### Directions for this task
Set the data down once more, exactly as it is written.

━━━━━━━━━━━━━━━━━━━━━━━━━━━━━━

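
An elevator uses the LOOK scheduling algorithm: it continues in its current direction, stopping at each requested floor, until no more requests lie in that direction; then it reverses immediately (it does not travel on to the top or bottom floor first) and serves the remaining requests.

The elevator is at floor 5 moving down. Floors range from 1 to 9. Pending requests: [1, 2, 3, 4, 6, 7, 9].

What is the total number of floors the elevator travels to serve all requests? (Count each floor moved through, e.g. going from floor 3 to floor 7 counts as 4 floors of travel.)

Start at floor 5 moving down, LOOK stop order: [4, 3, 2, 1, 6, 7, 9]
  5 → 4: |4-5| = 1, total = 1
  4 → 3: |3-4| = 1, total = 2
  3 → 2: |2-3| = 1, total = 3
  2 → 1: |1-2| = 1, total = 4
  1 → 6: |6-1| = 5, total = 9
  6 → 7: |7-6| = 1, total = 10
  7 → 9: |9-7| = 2, total = 12

Answer: 12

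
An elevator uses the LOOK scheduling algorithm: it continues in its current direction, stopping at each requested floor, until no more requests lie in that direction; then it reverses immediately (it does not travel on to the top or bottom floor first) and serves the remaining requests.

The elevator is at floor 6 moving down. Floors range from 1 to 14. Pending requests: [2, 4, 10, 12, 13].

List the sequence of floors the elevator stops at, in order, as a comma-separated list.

Answer: 4, 2, 10, 12, 13

Derivation:
Current: 6, moving DOWN
Serve below first (descending): [4, 2]
Then reverse, serve above (ascending): [10, 12, 13]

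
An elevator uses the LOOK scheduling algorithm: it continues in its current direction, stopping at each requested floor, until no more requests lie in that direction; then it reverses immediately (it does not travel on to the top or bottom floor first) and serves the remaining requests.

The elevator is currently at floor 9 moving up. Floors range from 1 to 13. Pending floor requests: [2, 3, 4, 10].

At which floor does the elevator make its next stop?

Answer: 10

Derivation:
Current floor: 9, direction: up
Requests above: [10]
Requests below: [2, 3, 4]
Moving up and requests lie above → nearest above is min([10]) = 10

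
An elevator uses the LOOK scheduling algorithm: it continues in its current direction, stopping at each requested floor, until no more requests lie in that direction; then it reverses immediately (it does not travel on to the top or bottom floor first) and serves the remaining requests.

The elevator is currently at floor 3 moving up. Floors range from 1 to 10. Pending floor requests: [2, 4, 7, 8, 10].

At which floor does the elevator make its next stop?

Current floor: 3, direction: up
Requests above: [4, 7, 8, 10]
Requests below: [2]
Moving up and requests lie above → nearest above is min([4, 7, 8, 10]) = 4

Answer: 4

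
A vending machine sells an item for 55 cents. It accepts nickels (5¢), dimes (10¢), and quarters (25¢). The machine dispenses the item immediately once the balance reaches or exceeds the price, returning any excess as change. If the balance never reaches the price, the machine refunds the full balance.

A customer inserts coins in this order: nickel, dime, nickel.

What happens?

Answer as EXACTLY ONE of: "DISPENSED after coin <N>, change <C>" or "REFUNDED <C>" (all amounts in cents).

Answer: REFUNDED 20

Derivation:
Price: 55¢
Coin 1 (nickel, 5¢): balance = 5¢
Coin 2 (dime, 10¢): balance = 15¢
Coin 3 (nickel, 5¢): balance = 20¢
All coins inserted, balance 20¢ < price 55¢ → REFUND 20¢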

━━━━━━━━━━━━━━━━━━━━━━━━━━━━━━

### Response to the exercise
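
An elevator uses the LOOK scheduling algorithm: it continues in its current direction, stopping at each requested floor, until no more requests lie in that direction; then it reverses immediately (it does not travel on to the top or bottom floor first) and serves the remaining requests.

The elevator is at floor 5 moving down. Floors range from 1 to 9. Pending requests: [1, 2, 3, 4, 6, 7, 9].

What is the total number of floors the elevator travels to serve all requests? (Count each floor moved through, e.g. going from floor 3 to floor 7 counts as 4 floors of travel.)

Start at floor 5 moving down, LOOK stop order: [4, 3, 2, 1, 6, 7, 9]
  5 → 4: |4-5| = 1, total = 1
  4 → 3: |3-4| = 1, total = 2
  3 → 2: |2-3| = 1, total = 3
  2 → 1: |1-2| = 1, total = 4
  1 → 6: |6-1| = 5, total = 9
  6 → 7: |7-6| = 1, total = 10
  7 → 9: |9-7| = 2, total = 12

Answer: 12

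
An elevator uses the LOOK scheduling algorithm: it continues in its current direction, stopping at each requested floor, until no more requests lie in that direction; then it reverses immediately (it does not travel on to the top or bottom floor first) and serves the remaining requests.

The elevator is at floor 6 moving down. Floors range from 1 to 14. Pending requests: [2, 4, 10, 12, 13].

List the sequence of floors the elevator stops at, in order, as a comma-separated list.

Answer: 4, 2, 10, 12, 13

Derivation:
Current: 6, moving DOWN
Serve below first (descending): [4, 2]
Then reverse, serve above (ascending): [10, 12, 13]

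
An elevator uses the LOOK scheduling algorithm: it continues in its current direction, stopping at each requested floor, until no more requests lie in that direction; then it reverses immediately (it does not travel on to the top or bottom floor first) and serves the remaining requests.

The elevator is currently at floor 9 moving up. Floors range from 1 to 13. Pending floor requests: [2, 3, 4, 10].

At which floor does the elevator make its next stop?

Answer: 10

Derivation:
Current floor: 9, direction: up
Requests above: [10]
Requests below: [2, 3, 4]
Moving up and requests lie above → nearest above is min([10]) = 10

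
An elevator uses the LOOK scheduling algorithm: it continues in its current direction, stopping at each requested floor, until no more requests lie in that direction; then it reverses immediately (it does not travel on to the top or bottom floor first) and serves the remaining requests.

The elevator is currently at floor 3 moving up. Floors range from 1 to 10. Pending floor requests: [2, 4, 7, 8, 10].

At which floor does the elevator make its next stop?

Current floor: 3, direction: up
Requests above: [4, 7, 8, 10]
Requests below: [2]
Moving up and requests lie above → nearest above is min([4, 7, 8, 10]) = 4

Answer: 4

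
A vending machine sells an item for 55 cents. It accepts nickels (5¢), dimes (10¢), and quarters (25¢). The machine dispenses the item immediately once the balance reaches or exceeds the price, returning any excess as change. If the balance never reaches the price, the machine refunds the full balance.

A customer inserts coins in this order: nickel, dime, nickel.

What happens?

Answer as EXACTLY ONE of: "DISPENSED after coin <N>, change <C>" or "REFUNDED <C>" (all amounts in cents).

Answer: REFUNDED 20

Derivation:
Price: 55¢
Coin 1 (nickel, 5¢): balance = 5¢
Coin 2 (dime, 10¢): balance = 15¢
Coin 3 (nickel, 5¢): balance = 20¢
All coins inserted, balance 20¢ < price 55¢ → REFUND 20¢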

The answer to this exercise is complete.